:: DATA EXTRACT ::
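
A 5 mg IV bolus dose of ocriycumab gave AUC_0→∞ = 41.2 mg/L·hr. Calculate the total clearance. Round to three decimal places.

CL = Dose_iv / AUC_0→∞
   = 5 / 41.2 = 0.121359 L/hr

CL = 0.121 L/hr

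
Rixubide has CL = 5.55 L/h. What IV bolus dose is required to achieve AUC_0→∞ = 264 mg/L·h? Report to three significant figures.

Dose = 1470 mg

Dose_iv = CL × AUC_0→∞
     = 5.55 × 264 = 1465.2 mg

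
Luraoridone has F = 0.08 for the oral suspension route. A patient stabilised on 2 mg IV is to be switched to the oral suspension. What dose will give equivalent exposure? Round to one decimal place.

For equal systemic exposure: F × D_ev = D_iv
D_ev = D_iv / F = 2 / 0.08 = 25 mg

D_oral = 25.0 mg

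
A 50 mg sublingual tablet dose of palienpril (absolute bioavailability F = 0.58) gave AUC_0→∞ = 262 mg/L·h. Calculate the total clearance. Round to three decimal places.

CL = F × Dose / AUC_0→∞
   = 0.58 × 50 / 262 = 0.110687 L/h

CL = 0.111 L/h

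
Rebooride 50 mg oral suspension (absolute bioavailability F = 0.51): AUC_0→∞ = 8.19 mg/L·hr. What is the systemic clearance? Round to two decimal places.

CL = F × Dose / AUC_0→∞
   = 0.51 × 50 / 8.19 = 3.11355 L/hr

CL = 3.11 L/hr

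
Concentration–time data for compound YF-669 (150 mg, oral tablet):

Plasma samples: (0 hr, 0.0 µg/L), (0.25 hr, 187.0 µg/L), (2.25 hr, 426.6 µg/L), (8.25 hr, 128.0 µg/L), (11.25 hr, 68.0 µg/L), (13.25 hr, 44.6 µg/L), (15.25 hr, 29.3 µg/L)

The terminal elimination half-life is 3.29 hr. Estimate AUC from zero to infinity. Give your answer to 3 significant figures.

AUC = 2920 µg/L·hr

Trapezoidal AUC_0→15.25:
  [0→0.25]: (0.0+187.0)/2 × 0.25 = 23.375
  [0.25→2.25]: (187.0+426.6)/2 × 2 = 613.6
  [2.25→8.25]: (426.6+128.0)/2 × 6 = 1663.8
  [8.25→11.25]: (128.0+68.0)/2 × 3 = 294.0
  [11.25→13.25]: (68.0+44.6)/2 × 2 = 112.6
  [13.25→15.25]: (44.6+29.3)/2 × 2 = 73.9
  Sum = 2781.275 µg/L·hr
k_e = ln2 / t½ = 0.693147 / 3.29 = 0.2107 hr^-1
Extrapolated tail: C_last / k_e = 29.3 / 0.2107 = 139.060
AUC_0→∞ = 2781.275 + 139.060 = 2920.335 µg/L·hr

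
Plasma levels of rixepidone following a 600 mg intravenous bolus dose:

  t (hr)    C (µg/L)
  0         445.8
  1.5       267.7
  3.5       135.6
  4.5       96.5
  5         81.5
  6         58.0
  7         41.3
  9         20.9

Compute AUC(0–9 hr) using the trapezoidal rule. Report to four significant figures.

Trapezoidal AUC_0→9:
  [0→1.5]: (445.8+267.7)/2 × 1.5 = 535.125
  [1.5→3.5]: (267.7+135.6)/2 × 2 = 403.3
  [3.5→4.5]: (135.6+96.5)/2 × 1 = 116.05
  [4.5→5]: (96.5+81.5)/2 × 0.5 = 44.5
  [5→6]: (81.5+58.0)/2 × 1 = 69.75
  [6→7]: (58.0+41.3)/2 × 1 = 49.65
  [7→9]: (41.3+20.9)/2 × 2 = 62.2
  Sum = 1280.575 µg/L·hr

AUC = 1281 µg/L·hr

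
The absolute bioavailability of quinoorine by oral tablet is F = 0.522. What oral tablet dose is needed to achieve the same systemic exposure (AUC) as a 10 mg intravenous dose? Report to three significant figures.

For equal systemic exposure: F × D_ev = D_iv
D_ev = D_iv / F = 10 / 0.522 = 19.1571 mg

D_oral = 19.2 mg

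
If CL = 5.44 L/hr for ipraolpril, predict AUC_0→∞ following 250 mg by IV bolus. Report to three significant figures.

AUC_0→∞ = Dose_iv / CL
        = 250 / 5.44 = 45.9559 mg/L·hr

AUC = 46.0 mg/L·hr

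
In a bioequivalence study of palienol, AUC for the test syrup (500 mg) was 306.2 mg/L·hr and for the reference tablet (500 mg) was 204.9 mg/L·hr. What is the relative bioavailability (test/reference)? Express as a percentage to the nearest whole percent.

F_rel = 149%

F_rel = (AUC_test/D_test) / (AUC_ref/D_ref)
      = (306.2/500) / (204.9/500)
      = 0.6124 / 0.4098 = 1.4944 = 149.44%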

:: WORK TO COMPLETE ::
The required output is the complete set of records, reproduced exactly.

:: EXERCISE RESULT ::
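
A 5 mg IV bolus dose of ocriycumab gave AUC_0→∞ = 41.2 mg/L·hr. Calculate the total clearance. Round to three decimal places.

CL = Dose_iv / AUC_0→∞
   = 5 / 41.2 = 0.121359 L/hr

CL = 0.121 L/hr

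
Rixubide has CL = 5.55 L/h. What IV bolus dose is required to achieve AUC_0→∞ = 264 mg/L·h? Report to three significant figures.

Dose = 1470 mg

Dose_iv = CL × AUC_0→∞
     = 5.55 × 264 = 1465.2 mg

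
Luraoridone has F = 0.08 for the oral suspension route. A patient stabilised on 2 mg IV is to be switched to the oral suspension. What dose will give equivalent exposure? Round to one decimal place.

For equal systemic exposure: F × D_ev = D_iv
D_ev = D_iv / F = 2 / 0.08 = 25 mg

D_oral = 25.0 mg

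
A 50 mg sublingual tablet dose of palienpril (absolute bioavailability F = 0.58) gave AUC_0→∞ = 262 mg/L·h. Calculate the total clearance. Round to three decimal places.

CL = F × Dose / AUC_0→∞
   = 0.58 × 50 / 262 = 0.110687 L/h

CL = 0.111 L/h

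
Rebooride 50 mg oral suspension (absolute bioavailability F = 0.51): AUC_0→∞ = 8.19 mg/L·hr. What is the systemic clearance? Round to two decimal places.

CL = F × Dose / AUC_0→∞
   = 0.51 × 50 / 8.19 = 3.11355 L/hr

CL = 3.11 L/hr

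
Concentration–time data for compound YF-669 (150 mg, oral tablet):

Plasma samples: (0 hr, 0.0 µg/L), (0.25 hr, 187.0 µg/L), (2.25 hr, 426.6 µg/L), (8.25 hr, 128.0 µg/L), (11.25 hr, 68.0 µg/L), (13.25 hr, 44.6 µg/L), (15.25 hr, 29.3 µg/L)

The terminal elimination half-life is 3.29 hr. Estimate AUC from zero to infinity. Give your answer to 3 significant figures.

AUC = 2920 µg/L·hr

Trapezoidal AUC_0→15.25:
  [0→0.25]: (0.0+187.0)/2 × 0.25 = 23.375
  [0.25→2.25]: (187.0+426.6)/2 × 2 = 613.6
  [2.25→8.25]: (426.6+128.0)/2 × 6 = 1663.8
  [8.25→11.25]: (128.0+68.0)/2 × 3 = 294.0
  [11.25→13.25]: (68.0+44.6)/2 × 2 = 112.6
  [13.25→15.25]: (44.6+29.3)/2 × 2 = 73.9
  Sum = 2781.275 µg/L·hr
k_e = ln2 / t½ = 0.693147 / 3.29 = 0.2107 hr^-1
Extrapolated tail: C_last / k_e = 29.3 / 0.2107 = 139.060
AUC_0→∞ = 2781.275 + 139.060 = 2920.335 µg/L·hr

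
Plasma levels of rixepidone following a 600 mg intravenous bolus dose:

  t (hr)    C (µg/L)
  0         445.8
  1.5       267.7
  3.5       135.6
  4.5       96.5
  5         81.5
  6         58.0
  7         41.3
  9         20.9

Compute AUC(0–9 hr) using the trapezoidal rule. Report to four significant figures.

Trapezoidal AUC_0→9:
  [0→1.5]: (445.8+267.7)/2 × 1.5 = 535.125
  [1.5→3.5]: (267.7+135.6)/2 × 2 = 403.3
  [3.5→4.5]: (135.6+96.5)/2 × 1 = 116.05
  [4.5→5]: (96.5+81.5)/2 × 0.5 = 44.5
  [5→6]: (81.5+58.0)/2 × 1 = 69.75
  [6→7]: (58.0+41.3)/2 × 1 = 49.65
  [7→9]: (41.3+20.9)/2 × 2 = 62.2
  Sum = 1280.575 µg/L·hr

AUC = 1281 µg/L·hr

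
The absolute bioavailability of quinoorine by oral tablet is F = 0.522. What oral tablet dose is needed to achieve the same systemic exposure (AUC) as a 10 mg intravenous dose? Report to three significant figures.

For equal systemic exposure: F × D_ev = D_iv
D_ev = D_iv / F = 10 / 0.522 = 19.1571 mg

D_oral = 19.2 mg

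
If CL = 5.44 L/hr for ipraolpril, predict AUC_0→∞ following 250 mg by IV bolus. Report to three significant figures.

AUC_0→∞ = Dose_iv / CL
        = 250 / 5.44 = 45.9559 mg/L·hr

AUC = 46.0 mg/L·hr

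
In a bioequivalence study of palienol, AUC for the test syrup (500 mg) was 306.2 mg/L·hr and for the reference tablet (500 mg) was 204.9 mg/L·hr. What is the relative bioavailability (test/reference)? Express as a percentage to the nearest whole percent.

F_rel = 149%

F_rel = (AUC_test/D_test) / (AUC_ref/D_ref)
      = (306.2/500) / (204.9/500)
      = 0.6124 / 0.4098 = 1.4944 = 149.44%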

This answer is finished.